===== Provided data

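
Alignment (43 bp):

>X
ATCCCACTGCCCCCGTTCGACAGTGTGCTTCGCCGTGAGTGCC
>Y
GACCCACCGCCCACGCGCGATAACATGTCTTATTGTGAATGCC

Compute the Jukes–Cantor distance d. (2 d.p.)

The sequences differ at 17 of 43 sites, so p = 17/43 ≈ 0.395349.
d = −(3/4) ln(1 − 4p/3) = −0.75 ln(1 − 0.527132) = −0.75 ln(0.472868)
  = −0.75 × (-0.748939) = 0.561704 substitutions/site.

0.56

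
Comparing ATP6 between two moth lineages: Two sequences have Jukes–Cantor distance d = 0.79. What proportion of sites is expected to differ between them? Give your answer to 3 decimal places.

0.488

p = (3/4)(1 − e^(−4d/3)) = 0.75 × (1 − e^(-1.053333)) = 0.75 × (1 − 0.348773) = 0.488420.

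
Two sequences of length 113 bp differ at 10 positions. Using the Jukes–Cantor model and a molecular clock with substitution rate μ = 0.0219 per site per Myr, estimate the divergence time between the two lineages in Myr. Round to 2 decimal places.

p = 10/113 ≈ 0.088496.
d = −(3/4) ln(1 − 4p/3) = −0.75 ln(1 − 0.117995) = −0.75 ln(0.882005)
  = −0.75 × (-0.125558) = 0.094169 substitutions/site.
Under a molecular clock d = 2μt, so t = d/(2μ) = 0.094169 / (2 × 0.0219) = 2.15 Myr.

2.15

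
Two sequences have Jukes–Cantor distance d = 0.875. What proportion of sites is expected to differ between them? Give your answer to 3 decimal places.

0.516

p = (3/4)(1 − e^(−4d/3)) = 0.75 × (1 − e^(-1.166667)) = 0.75 × (1 − 0.311403) = 0.516448.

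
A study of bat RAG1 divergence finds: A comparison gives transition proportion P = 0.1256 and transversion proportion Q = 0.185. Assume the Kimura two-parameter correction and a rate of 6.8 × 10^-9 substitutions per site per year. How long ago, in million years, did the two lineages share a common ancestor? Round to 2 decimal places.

29.56

Under the Kimura two-parameter model, d = −½ ln(1 − 2P − Q) − ¼ ln(1 − 2Q).
1 − 2P − Q = 0.5638, giving −½ ln(0.5638) = 0.286528.
1 − 2Q = 0.63, giving −¼ ln(0.63) = 0.115509.
d = 0.286528 + 0.115509 = 0.402037.
Under a molecular clock d = 2μt, so t = d/(2μ) = 0.402037 / (2 × 6.8 × 10^-9) = 29.56 million years.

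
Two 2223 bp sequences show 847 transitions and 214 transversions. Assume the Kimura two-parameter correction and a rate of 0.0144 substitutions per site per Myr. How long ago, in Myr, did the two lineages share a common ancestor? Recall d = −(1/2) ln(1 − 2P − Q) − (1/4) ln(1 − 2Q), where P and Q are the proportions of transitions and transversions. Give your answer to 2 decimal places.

P = 847/2223 ≈ 0.381017 and Q = 214/2223 ≈ 0.096266.
Under the Kimura two-parameter model, d = −½ ln(1 − 2P − Q) − ¼ ln(1 − 2Q).
1 − 2P − Q = 0.1417, giving −½ ln(0.1417) = 0.977022.
1 − 2Q = 0.807468, giving −¼ ln(0.807468) = 0.053463.
d = 0.977022 + 0.053463 = 1.030485.
Under a molecular clock d = 2μt, so t = d/(2μ) = 1.030485 / (2 × 0.0144) = 35.78 Myr.

35.78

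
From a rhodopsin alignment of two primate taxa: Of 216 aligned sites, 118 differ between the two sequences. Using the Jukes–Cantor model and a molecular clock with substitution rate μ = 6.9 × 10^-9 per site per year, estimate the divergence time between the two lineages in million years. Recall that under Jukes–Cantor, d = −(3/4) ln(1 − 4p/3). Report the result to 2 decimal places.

70.84

p = 118/216 ≈ 0.546296.
d = −(3/4) ln(1 − 4p/3) = −0.75 ln(1 − 0.728395) = −0.75 ln(0.271605)
  = −0.75 × (-1.303406) = 0.977555 substitutions/site.
Under a molecular clock d = 2μt, so t = d/(2μ) = 0.977555 / (2 × 6.9 × 10^-9) = 70.84 million years.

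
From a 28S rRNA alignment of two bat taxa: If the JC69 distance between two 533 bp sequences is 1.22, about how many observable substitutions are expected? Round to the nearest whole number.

Invert JC69: p = (3/4)(1 − e^(−4d/3)) = 0.75 × (1 − e^(-1.626667)) = 0.75 × (1 − 0.196584) = 0.602562.
Expected differing sites = pL ≈ 0.602562 × 533 = 321.165546 ≈ 321.

321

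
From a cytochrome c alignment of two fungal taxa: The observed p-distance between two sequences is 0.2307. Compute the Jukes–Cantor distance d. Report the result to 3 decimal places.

0.276

d = −(3/4) ln(1 − 4p/3) = −0.75 ln(1 − 0.3076) = −0.75 ln(0.6924)
  = −0.75 × (-0.367591) = 0.275693 substitutions/site.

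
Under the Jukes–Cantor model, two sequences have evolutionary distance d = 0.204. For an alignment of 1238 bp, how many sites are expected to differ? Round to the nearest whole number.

221

Invert JC69: p = (3/4)(1 − e^(−4d/3)) = 0.75 × (1 − e^(-0.272)) = 0.75 × (1 − 0.761854) = 0.178610.
Expected differing sites = pL ≈ 0.178610 × 1238 = 221.11918 ≈ 221.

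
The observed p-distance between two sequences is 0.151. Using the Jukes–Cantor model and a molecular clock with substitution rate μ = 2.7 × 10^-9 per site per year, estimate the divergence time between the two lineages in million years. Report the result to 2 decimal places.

d = −(3/4) ln(1 − 4p/3) = −0.75 ln(1 − 0.201333) = −0.75 ln(0.798667)
  = −0.75 × (-0.224811) = 0.168608 substitutions/site.
Under a molecular clock d = 2μt, so t = d/(2μ) = 0.168608 / (2 × 2.7 × 10^-9) = 31.22 million years.

31.22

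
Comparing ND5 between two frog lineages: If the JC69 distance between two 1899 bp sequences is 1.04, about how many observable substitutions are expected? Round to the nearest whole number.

1068

Invert JC69: p = (3/4)(1 − e^(−4d/3)) = 0.75 × (1 − e^(-1.386667)) = 0.75 × (1 − 0.249907) = 0.562570.
Expected differing sites = pL ≈ 0.562570 × 1899 = 1068.32043 ≈ 1068.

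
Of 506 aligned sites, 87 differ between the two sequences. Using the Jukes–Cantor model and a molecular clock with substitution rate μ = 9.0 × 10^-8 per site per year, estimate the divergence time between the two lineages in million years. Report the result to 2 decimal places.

1.08

p = 87/506 ≈ 0.171937.
d = −(3/4) ln(1 − 4p/3) = −0.75 ln(1 − 0.229249) = −0.75 ln(0.770751)
  = −0.75 × (-0.260390) = 0.195293 substitutions/site.
Under a molecular clock d = 2μt, so t = d/(2μ) = 0.195293 / (2 × 9.0 × 10^-8) = 1.08 million years.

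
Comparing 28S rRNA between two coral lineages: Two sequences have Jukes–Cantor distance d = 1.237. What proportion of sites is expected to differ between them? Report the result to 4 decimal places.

p = (3/4)(1 − e^(−4d/3)) = 0.75 × (1 − e^(-1.649333)) = 0.75 × (1 − 0.192178) = 0.605867.

0.6059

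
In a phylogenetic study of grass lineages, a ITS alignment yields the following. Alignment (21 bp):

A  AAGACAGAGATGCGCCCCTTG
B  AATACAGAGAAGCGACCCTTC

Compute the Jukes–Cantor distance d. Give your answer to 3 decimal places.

0.220

The sequences differ at 4 of 21 sites (3, 11, 15, 21), so p = 4/21 ≈ 0.190476.
d = −(3/4) ln(1 − 4p/3) = −0.75 ln(1 − 0.253968) = −0.75 ln(0.746032)
  = −0.75 × (-0.292987) = 0.219740 substitutions/site.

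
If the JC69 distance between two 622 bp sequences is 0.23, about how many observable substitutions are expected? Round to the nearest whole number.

123

Invert JC69: p = (3/4)(1 − e^(−4d/3)) = 0.75 × (1 − e^(-0.306667)) = 0.75 × (1 − 0.735896) = 0.198078.
Expected differing sites = pL ≈ 0.198078 × 622 = 123.204516 ≈ 123.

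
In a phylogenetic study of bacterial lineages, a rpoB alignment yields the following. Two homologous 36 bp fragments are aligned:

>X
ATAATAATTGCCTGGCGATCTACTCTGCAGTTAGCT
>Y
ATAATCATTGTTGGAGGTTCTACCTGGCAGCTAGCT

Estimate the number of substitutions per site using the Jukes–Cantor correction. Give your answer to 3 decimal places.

The sequences differ at 11 of 36 sites, so p = 11/36 ≈ 0.305556.
d = −(3/4) ln(1 − 4p/3) = −0.75 ln(1 − 0.407408) = −0.75 ln(0.592592)
  = −0.75 × (-0.523249) = 0.392437 substitutions/site.

0.392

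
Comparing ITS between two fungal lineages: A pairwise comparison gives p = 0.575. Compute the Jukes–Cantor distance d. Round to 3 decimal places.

1.091

d = −(3/4) ln(1 − 4p/3) = −0.75 ln(1 − 0.766667) = −0.75 ln(0.233333)
  = −0.75 × (-1.455289) = 1.091467 substitutions/site.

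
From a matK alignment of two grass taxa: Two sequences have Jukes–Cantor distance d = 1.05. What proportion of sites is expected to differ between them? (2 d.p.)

0.57

p = (3/4)(1 − e^(−4d/3)) = 0.75 × (1 − e^(-1.4)) = 0.75 × (1 − 0.246597) = 0.565052.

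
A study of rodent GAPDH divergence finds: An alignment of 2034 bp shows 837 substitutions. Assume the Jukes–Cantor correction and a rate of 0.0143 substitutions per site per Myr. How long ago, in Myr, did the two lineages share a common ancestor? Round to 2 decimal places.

p = 837/2034 ≈ 0.411504.
d = −(3/4) ln(1 − 4p/3) = −0.75 ln(1 − 0.548672) = −0.75 ln(0.451328)
  = −0.75 × (-0.795561) = 0.596671 substitutions/site.
Under a molecular clock d = 2μt, so t = d/(2μ) = 0.596671 / (2 × 0.0143) = 20.86 Myr.

20.86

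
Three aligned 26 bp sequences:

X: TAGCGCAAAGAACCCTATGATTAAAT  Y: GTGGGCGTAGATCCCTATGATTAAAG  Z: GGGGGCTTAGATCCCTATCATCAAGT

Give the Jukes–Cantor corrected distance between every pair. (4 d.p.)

X–Y: 7/26 sites differ → p ≈ 0.269231, d = −0.75 ln(1 − 0.358975) = 0.333515 ≈ 0.3335.
X–Z: 9/26 sites differ → p ≈ 0.346154, d = −0.75 ln(1 − 0.461539) = 0.464280 ≈ 0.4643.
Y–Z: 6/26 sites differ → p ≈ 0.230769, d = −0.75 ln(1 − 0.307692) = 0.275793 ≈ 0.2758.

d(X,Y) = 0.3335, d(X,Z) = 0.4643, d(Y,Z) = 0.2758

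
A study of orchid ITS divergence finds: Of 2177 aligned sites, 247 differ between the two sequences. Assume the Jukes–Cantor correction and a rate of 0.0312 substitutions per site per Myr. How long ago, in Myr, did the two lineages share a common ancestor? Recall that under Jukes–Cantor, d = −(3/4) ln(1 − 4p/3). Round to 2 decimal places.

1.97

p = 247/2177 ≈ 0.113459.
d = −(3/4) ln(1 − 4p/3) = −0.75 ln(1 − 0.151279) = −0.75 ln(0.848721)
  = −0.75 × (-0.164025) = 0.123019 substitutions/site.
Under a molecular clock d = 2μt, so t = d/(2μ) = 0.123019 / (2 × 0.0312) = 1.97 Myr.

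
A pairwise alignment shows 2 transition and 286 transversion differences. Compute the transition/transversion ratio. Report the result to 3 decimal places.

0.007

R = 2/286 = 0.006993… ≈ 0.007 (to 3 d.p.).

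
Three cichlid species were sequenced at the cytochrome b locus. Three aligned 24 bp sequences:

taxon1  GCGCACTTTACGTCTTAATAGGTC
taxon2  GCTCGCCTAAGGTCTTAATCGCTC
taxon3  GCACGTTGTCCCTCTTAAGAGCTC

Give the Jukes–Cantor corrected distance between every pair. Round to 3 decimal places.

d(taxon1,taxon2) = 0.369, d(taxon1,taxon3) = 0.441, d(taxon2,taxon3) = 0.608

taxon1–taxon2: 7/24 sites differ → p ≈ 0.291667, d = −0.75 ln(1 − 0.388889) = 0.369358 ≈ 0.369.
taxon1–taxon3: 8/24 sites differ → p ≈ 0.333333, d = −0.75 ln(1 − 0.444444) = 0.440839 ≈ 0.441.
taxon2–taxon3: 10/24 sites differ → p ≈ 0.416667, d = −0.75 ln(1 − 0.555556) = 0.608198 ≈ 0.608.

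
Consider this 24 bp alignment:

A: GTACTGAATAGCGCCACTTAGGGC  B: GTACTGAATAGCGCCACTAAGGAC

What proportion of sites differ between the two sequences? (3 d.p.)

The sequences differ at 2 of 24 positions (sites 19, 23).
p = 2/24 = 0.083333… ≈ 0.083 (to 3 d.p.).

0.083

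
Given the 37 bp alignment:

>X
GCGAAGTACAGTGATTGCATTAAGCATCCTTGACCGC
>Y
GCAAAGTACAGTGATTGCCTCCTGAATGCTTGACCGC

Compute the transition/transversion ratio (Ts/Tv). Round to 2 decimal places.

0.40

Transitions are A↔G and C↔T; transversions are all other mismatches.
Transitions: 2. Transversions: 5.
R = 2/5 = 0.40.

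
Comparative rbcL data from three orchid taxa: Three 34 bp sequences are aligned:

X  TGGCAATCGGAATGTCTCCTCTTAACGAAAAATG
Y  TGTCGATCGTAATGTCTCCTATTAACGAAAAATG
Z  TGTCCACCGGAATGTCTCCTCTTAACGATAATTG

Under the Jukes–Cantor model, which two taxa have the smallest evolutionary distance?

X and Y

X–Y: 4/34 differ, p = 0.118, d = 0.128.
X–Z: 5/34 differ, p = 0.147, d = 0.164.
Y–Z: 6/34 differ, p = 0.176, d = 0.201.
The smallest distance is between X and Y.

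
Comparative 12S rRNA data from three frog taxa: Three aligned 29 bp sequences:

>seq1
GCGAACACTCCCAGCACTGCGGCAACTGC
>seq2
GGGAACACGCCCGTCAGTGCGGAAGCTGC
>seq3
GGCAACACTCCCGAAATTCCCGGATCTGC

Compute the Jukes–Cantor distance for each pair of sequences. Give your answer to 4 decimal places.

seq1–seq2: 7/29 sites differ → p ≈ 0.241379, d = −0.75 ln(1 − 0.321839) = 0.291278 ≈ 0.2913.
seq1–seq3: 10/29 sites differ → p ≈ 0.344828, d = −0.75 ln(1 − 0.459771) = 0.461822 ≈ 0.4618.
seq2–seq3: 9/29 sites differ → p ≈ 0.310345, d = −0.75 ln(1 − 0.413793) = 0.400562 ≈ 0.4006.

d(seq1,seq2) = 0.2913, d(seq1,seq3) = 0.4618, d(seq2,seq3) = 0.4006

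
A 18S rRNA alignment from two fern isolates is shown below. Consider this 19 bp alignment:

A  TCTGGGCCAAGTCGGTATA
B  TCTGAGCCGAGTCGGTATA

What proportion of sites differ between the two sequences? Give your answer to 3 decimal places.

0.105

The sequences differ at 2 of 19 positions (sites 5, 9).
p = 2/19 = 0.105263… ≈ 0.105 (to 3 d.p.).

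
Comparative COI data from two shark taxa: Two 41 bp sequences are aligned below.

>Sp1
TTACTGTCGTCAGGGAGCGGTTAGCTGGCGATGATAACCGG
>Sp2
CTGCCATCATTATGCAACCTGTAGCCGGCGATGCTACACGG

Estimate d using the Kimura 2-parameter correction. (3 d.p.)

Of 41 sites, 8 differences are transitions and 8 are transversions, so P = 8/41 ≈ 0.195122 and Q = 8/41 ≈ 0.195122.
Under the Kimura two-parameter model, d = −½ ln(1 − 2P − Q) − ¼ ln(1 − 2Q).
1 − 2P − Q = 0.414634, giving −½ ln(0.414634) = 0.440180.
1 − 2Q = 0.609756, giving −¼ ln(0.609756) = 0.123674.
d = 0.440180 + 0.123674 = 0.563854.

0.564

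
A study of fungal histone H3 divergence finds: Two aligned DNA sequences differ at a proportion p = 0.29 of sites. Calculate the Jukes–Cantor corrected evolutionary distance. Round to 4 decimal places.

0.3666

d = −(3/4) ln(1 − 4p/3) = −0.75 ln(1 − 0.386667) = −0.75 ln(0.613333)
  = −0.75 × (-0.488847) = 0.366635 substitutions/site.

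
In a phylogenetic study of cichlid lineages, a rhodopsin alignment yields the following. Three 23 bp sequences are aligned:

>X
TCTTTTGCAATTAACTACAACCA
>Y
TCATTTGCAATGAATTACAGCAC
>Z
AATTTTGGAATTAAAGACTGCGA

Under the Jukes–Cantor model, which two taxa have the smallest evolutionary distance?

X and Y

X–Y: 6/23 differ, p = 0.261, d = 0.321.
X–Z: 8/23 differ, p = 0.348, d = 0.467.
Y–Z: 10/23 differ, p = 0.435, d = 0.650.
The smallest distance is between X and Y.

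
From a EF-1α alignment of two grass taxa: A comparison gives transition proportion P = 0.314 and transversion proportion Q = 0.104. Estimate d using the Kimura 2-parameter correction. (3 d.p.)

Under the Kimura two-parameter model, d = −½ ln(1 − 2P − Q) − ¼ ln(1 − 2Q).
1 − 2P − Q = 0.268, giving −½ ln(0.268) = 0.658384.
1 − 2Q = 0.792, giving −¼ ln(0.792) = 0.058298.
d = 0.658384 + 0.058298 = 0.716682.

0.717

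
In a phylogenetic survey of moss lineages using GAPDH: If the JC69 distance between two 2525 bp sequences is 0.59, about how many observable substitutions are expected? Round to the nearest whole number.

Invert JC69: p = (3/4)(1 − e^(−4d/3)) = 0.75 × (1 − e^(-0.786667)) = 0.75 × (1 − 0.455360) = 0.408480.
Expected differing sites = pL ≈ 0.408480 × 2525 = 1031.412 ≈ 1031.

1031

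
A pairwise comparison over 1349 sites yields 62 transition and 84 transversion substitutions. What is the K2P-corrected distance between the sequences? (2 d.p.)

P = 62/1349 ≈ 0.04596 and Q = 84/1349 ≈ 0.062268.
Under the Kimura two-parameter model, d = −½ ln(1 − 2P − Q) − ¼ ln(1 − 2Q).
1 − 2P − Q = 0.845812, giving −½ ln(0.845812) = 0.083729.
1 − 2Q = 0.875464, giving −¼ ln(0.875464) = 0.033250.
d = 0.083729 + 0.033250 = 0.116979.

0.12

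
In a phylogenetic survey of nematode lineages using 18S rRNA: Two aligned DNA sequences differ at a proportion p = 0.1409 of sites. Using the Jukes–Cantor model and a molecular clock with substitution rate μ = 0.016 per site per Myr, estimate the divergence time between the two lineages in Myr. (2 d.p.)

d = −(3/4) ln(1 − 4p/3) = −0.75 ln(1 − 0.187867) = −0.75 ln(0.812133)
  = −0.75 × (-0.208091) = 0.156068 substitutions/site.
Under a molecular clock d = 2μt, so t = d/(2μ) = 0.156068 / (2 × 0.016) = 4.88 Myr.

4.88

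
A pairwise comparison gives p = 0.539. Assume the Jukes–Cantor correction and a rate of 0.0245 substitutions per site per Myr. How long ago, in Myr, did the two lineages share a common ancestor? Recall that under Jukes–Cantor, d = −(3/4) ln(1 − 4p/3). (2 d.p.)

d = −(3/4) ln(1 − 4p/3) = −0.75 ln(1 − 0.718667) = −0.75 ln(0.281333)
  = −0.75 × (-1.268216) = 0.951162 substitutions/site.
Under a molecular clock d = 2μt, so t = d/(2μ) = 0.951162 / (2 × 0.0245) = 19.41 Myr.

19.41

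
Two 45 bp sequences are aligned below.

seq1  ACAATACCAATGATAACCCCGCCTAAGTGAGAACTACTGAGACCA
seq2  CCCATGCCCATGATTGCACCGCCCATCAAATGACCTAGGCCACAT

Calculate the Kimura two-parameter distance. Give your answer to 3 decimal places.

Of 45 sites, 6 differences are transitions and 16 are transversions, so P = 6/45 ≈ 0.133333 and Q = 16/45 ≈ 0.355556.
Under the Kimura two-parameter model, d = −½ ln(1 − 2P − Q) − ¼ ln(1 − 2Q).
1 − 2P − Q = 0.377778, giving −½ ln(0.377778) = 0.486724.
1 − 2Q = 0.288888, giving −¼ ln(0.288888) = 0.310429.
d = 0.486724 + 0.310429 = 0.797153.

0.797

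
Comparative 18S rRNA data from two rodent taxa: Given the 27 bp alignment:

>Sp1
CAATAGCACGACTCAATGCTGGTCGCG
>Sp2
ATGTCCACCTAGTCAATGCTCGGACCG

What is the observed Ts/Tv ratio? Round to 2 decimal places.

0.08

Transitions are A↔G and C↔T; transversions are all other mismatches.
Transitions: 1. Transversions: 12.
R = 1/12 = 0.083333… ≈ 0.08 (to 2 d.p.).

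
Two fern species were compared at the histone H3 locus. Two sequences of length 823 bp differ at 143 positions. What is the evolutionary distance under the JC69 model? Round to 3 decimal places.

0.198

p = 143/823 ≈ 0.173755.
d = −(3/4) ln(1 − 4p/3) = −0.75 ln(1 − 0.231673) = −0.75 ln(0.768327)
  = −0.75 × (-0.263540) = 0.197655 substitutions/site.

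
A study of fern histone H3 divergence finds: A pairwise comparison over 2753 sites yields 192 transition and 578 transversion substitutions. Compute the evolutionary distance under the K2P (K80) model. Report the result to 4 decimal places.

P = 192/2753 ≈ 0.069742 and Q = 578/2753 ≈ 0.209953.
Under the Kimura two-parameter model, d = −½ ln(1 − 2P − Q) − ¼ ln(1 − 2Q).
1 − 2P − Q = 0.650563, giving −½ ln(0.650563) = 0.214959.
1 − 2Q = 0.580094, giving −¼ ln(0.580094) = 0.136141.
d = 0.214959 + 0.136141 = 0.351100.

0.3511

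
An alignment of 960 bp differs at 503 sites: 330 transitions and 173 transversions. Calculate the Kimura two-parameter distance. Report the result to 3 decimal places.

P = 330/960 = 0.34375 and Q = 173/960 ≈ 0.180208.
Under the Kimura two-parameter model, d = −½ ln(1 − 2P − Q) − ¼ ln(1 − 2Q).
1 − 2P − Q = 0.132292, giving −½ ln(0.132292) = 1.011372.
1 − 2Q = 0.639584, giving −¼ ln(0.639584) = 0.111734.
d = 1.011372 + 0.111734 = 1.123106.

1.123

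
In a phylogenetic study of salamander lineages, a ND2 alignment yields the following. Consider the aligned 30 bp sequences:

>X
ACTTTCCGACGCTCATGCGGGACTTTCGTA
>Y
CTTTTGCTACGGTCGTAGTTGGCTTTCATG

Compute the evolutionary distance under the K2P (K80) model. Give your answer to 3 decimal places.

Of 30 sites, 6 differences are transitions and 7 are transversions, so P = 6/30 = 0.2 and Q = 7/30 ≈ 0.233333.
Under the Kimura two-parameter model, d = −½ ln(1 − 2P − Q) − ¼ ln(1 − 2Q).
1 − 2P − Q = 0.366667, giving −½ ln(0.366667) = 0.501651.
1 − 2Q = 0.533334, giving −¼ ln(0.533334) = 0.157152.
d = 0.501651 + 0.157152 = 0.658803.

0.659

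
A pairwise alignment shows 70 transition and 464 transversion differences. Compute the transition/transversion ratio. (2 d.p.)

R = 70/464 = 0.150862… ≈ 0.15 (to 2 d.p.).

0.15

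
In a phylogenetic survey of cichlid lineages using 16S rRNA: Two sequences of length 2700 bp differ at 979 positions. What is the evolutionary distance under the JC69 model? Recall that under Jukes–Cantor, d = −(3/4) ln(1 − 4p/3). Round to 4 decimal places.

p = 979/2700 ≈ 0.362593.
d = −(3/4) ln(1 − 4p/3) = −0.75 ln(1 − 0.483457) = −0.75 ln(0.516543)
  = −0.75 × (-0.660597) = 0.495448 substitutions/site.

0.4954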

==========

What the exercise asks |
Tally the lines above containing "below". Answer with the count only.

Written answer |
3